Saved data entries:
'''
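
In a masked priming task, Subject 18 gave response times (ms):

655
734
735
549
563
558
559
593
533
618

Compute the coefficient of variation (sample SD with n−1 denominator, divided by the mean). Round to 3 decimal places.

n = 10, Σ = 6097, M = 609.7000
Σ(x−M)² = 50542.100; s = √(50542.100/9) = 74.9386
CV = 74.9386 / 609.7000 = 0.12291

0.123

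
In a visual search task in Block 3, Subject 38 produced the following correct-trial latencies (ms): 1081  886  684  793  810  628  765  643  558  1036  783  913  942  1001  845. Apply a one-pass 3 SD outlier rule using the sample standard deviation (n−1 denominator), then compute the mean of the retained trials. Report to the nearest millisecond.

825 ms

n = 15, ΣRT = 12368, M = 824.533
Σ(x−M)² = 336299.73; s = √(336299.73/14) = 154.988
Cutoffs: 824.533 ± 3·154.988 → [359.6, 1289.5]
No RTs fall outside the cutoffs; all 15 retained. Mean = 12368/15 = 824.533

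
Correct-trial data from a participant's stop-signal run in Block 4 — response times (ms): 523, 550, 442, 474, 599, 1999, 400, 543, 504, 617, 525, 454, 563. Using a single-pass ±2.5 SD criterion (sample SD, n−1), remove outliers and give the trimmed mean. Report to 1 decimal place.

516.2 ms

n = 13, ΣRT = 8193, M = 630.231
Σ(x−M)² = 2075654.31; s = √(2075654.31/12) = 415.898
Cutoffs: 630.231 ± 2.5·415.898 → [-409.5, 1670.0]
Outside: 1999 → excluded.
Retained (n=12): Σ = 6194, mean = 6194/12 = 516.167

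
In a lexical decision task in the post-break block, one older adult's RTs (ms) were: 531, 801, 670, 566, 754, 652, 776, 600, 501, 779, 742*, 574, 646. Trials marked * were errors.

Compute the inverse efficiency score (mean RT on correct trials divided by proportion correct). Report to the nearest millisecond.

Correct trials (n=12): 531, 801, 670, 566, 754, 652, 776, 600, 501, 779, 574, 646
Mean correct RT = 7850/12 = 654.1667 ms
Proportion correct = 12/13
IES = 654.1667 / (12/13) = 708.681 ms

709 ms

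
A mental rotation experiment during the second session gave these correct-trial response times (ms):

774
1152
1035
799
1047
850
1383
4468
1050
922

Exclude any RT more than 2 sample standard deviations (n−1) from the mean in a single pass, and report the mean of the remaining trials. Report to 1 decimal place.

n = 10, ΣRT = 13480, M = 1348.000
Σ(x−M)² = 11111772.00; s = √(11111772.00/9) = 1111.144
Cutoffs: 1348.000 ± 2·1111.144 → [-874.3, 3570.3]
Outside: 4468 → excluded.
Retained (n=9): Σ = 9012, mean = 9012/9 = 1001.333

1001.3 ms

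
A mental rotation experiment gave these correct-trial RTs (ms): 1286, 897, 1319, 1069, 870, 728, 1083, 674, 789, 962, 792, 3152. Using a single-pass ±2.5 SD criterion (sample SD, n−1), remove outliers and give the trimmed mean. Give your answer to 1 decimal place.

951.7 ms

n = 12, ΣRT = 13621, M = 1135.083
Σ(x−M)² = 4904338.92; s = √(4904338.92/11) = 667.719
Cutoffs: 1135.083 ± 2.5·667.719 → [-534.2, 2804.4]
Outside: 3152 → excluded.
Retained (n=11): Σ = 10469, mean = 10469/11 = 951.727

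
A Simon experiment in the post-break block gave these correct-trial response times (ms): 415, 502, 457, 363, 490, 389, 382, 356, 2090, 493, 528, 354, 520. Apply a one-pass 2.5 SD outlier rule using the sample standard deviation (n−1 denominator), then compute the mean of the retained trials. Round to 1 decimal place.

437.4 ms

n = 13, ΣRT = 7339, M = 564.538
Σ(x−M)² = 2571429.23; s = √(2571429.23/12) = 462.910
Cutoffs: 564.538 ± 2.5·462.910 → [-592.7, 1721.8]
Outside: 2090 → excluded.
Retained (n=12): Σ = 5249, mean = 5249/12 = 437.417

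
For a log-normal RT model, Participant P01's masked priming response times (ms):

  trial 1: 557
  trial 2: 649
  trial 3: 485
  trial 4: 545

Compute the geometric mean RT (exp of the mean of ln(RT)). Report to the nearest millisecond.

556 ms

ln(RT): 6.3226, 6.4754, 6.1841, 6.3008
Mean ln(RT) = 25.2829/4 = 6.32073
Geometric mean = exp(6.32073) = 555.98 ms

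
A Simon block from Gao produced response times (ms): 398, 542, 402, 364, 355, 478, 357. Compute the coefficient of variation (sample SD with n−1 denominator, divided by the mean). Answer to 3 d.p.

n = 7, Σ = 2896, M = 413.7143
Σ(x−M)² = 30109.429; s = √(30109.429/6) = 70.8395
CV = 70.8395 / 413.7143 = 0.17123

0.171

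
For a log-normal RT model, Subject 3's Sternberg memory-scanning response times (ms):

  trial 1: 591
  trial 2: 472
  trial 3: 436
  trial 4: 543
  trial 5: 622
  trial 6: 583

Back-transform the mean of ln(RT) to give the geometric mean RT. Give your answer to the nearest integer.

ln(RT): 6.3818, 6.1570, 6.0776, 6.2971, 6.4329, 6.3682
Mean ln(RT) = 37.7147/6 = 6.28578
Geometric mean = exp(6.28578) = 536.88 ms

537 ms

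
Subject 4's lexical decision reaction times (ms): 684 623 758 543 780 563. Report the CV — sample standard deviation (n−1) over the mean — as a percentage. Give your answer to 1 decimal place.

n = 6, Σ = 3951, M = 658.5000
Σ(x−M)² = 49033.500; s = √(49033.500/5) = 99.0288
CV = 99.0288 / 658.5000 = 0.15039 = 15.039%

15.0%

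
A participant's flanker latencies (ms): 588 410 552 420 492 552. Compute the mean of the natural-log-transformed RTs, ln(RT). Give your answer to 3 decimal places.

ln(RT): 6.3767, 6.0162, 6.3135, 6.0403, 6.1985, 6.3135
Σ ln(RT) = 37.2587
Mean = 37.2587/6 = 6.20979

6.210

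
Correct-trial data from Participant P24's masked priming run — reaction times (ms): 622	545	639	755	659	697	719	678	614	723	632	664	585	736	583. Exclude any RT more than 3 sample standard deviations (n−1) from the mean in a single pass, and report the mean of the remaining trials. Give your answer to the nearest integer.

657 ms

n = 15, ΣRT = 9851, M = 656.733
Σ(x−M)² = 53364.93; s = √(53364.93/14) = 61.740
Cutoffs: 656.733 ± 3·61.740 → [471.5, 842.0]
No RTs fall outside the cutoffs; all 15 retained. Mean = 9851/15 = 656.733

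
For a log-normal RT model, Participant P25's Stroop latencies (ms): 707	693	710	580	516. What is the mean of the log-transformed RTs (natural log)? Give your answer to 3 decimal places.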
'''
What you have to do
Using the entries above, state how many lines contain the string "normal"; the number is all that is needed.

Problem solution
3